*** Begin section ***

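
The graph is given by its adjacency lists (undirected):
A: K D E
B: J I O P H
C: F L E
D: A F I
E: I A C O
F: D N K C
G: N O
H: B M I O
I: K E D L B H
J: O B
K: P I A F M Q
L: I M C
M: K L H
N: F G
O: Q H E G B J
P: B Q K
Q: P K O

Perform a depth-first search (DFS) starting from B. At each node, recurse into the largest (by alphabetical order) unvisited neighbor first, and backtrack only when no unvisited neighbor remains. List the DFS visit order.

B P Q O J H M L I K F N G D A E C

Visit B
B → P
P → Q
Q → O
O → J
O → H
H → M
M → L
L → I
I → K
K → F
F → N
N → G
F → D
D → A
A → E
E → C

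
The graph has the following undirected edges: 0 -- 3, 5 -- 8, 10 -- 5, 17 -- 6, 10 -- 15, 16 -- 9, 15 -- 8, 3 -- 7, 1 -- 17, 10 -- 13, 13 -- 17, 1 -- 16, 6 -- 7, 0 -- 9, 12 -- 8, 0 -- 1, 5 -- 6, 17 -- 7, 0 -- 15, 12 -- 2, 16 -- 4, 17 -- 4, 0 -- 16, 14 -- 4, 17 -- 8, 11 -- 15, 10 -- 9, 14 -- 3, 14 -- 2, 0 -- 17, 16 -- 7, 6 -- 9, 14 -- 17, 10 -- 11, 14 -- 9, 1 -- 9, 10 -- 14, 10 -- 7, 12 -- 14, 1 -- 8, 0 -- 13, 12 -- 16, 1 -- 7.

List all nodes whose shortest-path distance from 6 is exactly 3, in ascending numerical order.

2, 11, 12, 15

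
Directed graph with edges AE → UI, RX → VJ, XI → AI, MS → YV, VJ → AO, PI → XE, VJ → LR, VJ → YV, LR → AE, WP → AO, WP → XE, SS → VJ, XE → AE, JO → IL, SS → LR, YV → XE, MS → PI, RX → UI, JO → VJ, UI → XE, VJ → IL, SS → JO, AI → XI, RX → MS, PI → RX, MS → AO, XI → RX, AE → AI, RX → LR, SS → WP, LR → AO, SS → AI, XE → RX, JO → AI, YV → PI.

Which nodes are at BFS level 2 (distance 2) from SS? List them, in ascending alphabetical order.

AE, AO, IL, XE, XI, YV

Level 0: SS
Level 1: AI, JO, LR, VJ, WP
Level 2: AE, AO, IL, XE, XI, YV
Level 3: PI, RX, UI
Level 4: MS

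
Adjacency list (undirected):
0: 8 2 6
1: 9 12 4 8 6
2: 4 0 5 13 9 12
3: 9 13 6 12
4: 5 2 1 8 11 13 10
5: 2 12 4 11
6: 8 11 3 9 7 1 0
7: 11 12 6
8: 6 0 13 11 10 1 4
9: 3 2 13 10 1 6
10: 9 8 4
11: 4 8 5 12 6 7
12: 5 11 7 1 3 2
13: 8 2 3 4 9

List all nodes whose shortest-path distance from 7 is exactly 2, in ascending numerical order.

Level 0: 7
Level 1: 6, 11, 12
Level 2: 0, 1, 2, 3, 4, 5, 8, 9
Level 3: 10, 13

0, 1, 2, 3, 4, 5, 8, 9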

*** End section ***

_Activity:_ Scan the listing above, and wherever a line holds the word "edges", copy it.

_Answer for this exercise:_
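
The graph has the following undirected edges: 0 -- 3, 5 -- 8, 10 -- 5, 17 -- 6, 10 -- 15, 16 -- 9, 15 -- 8, 3 -- 7, 1 -- 17, 10 -- 13, 13 -- 17, 1 -- 16, 6 -- 7, 0 -- 9, 12 -- 8, 0 -- 1, 5 -- 6, 17 -- 7, 0 -- 15, 12 -- 2, 16 -- 4, 17 -- 4, 0 -- 16, 14 -- 4, 17 -- 8, 11 -- 15, 10 -- 9, 14 -- 3, 14 -- 2, 0 -- 17, 16 -- 7, 6 -- 9, 14 -- 17, 10 -- 11, 14 -- 9, 1 -- 9, 10 -- 14, 10 -- 7, 12 -- 14, 1 -- 8, 0 -- 13, 12 -- 16, 1 -- 7.
Directed graph with edges AE → UI, RX → VJ, XI → AI, MS → YV, VJ → AO, PI → XE, VJ → LR, VJ → YV, LR → AE, WP → AO, WP → XE, SS → VJ, XE → AE, JO → IL, SS → LR, YV → XE, MS → PI, RX → UI, JO → VJ, UI → XE, VJ → IL, SS → JO, AI → XI, RX → MS, PI → RX, MS → AO, XI → RX, AE → AI, RX → LR, SS → WP, LR → AO, SS → AI, XE → RX, JO → AI, YV → PI.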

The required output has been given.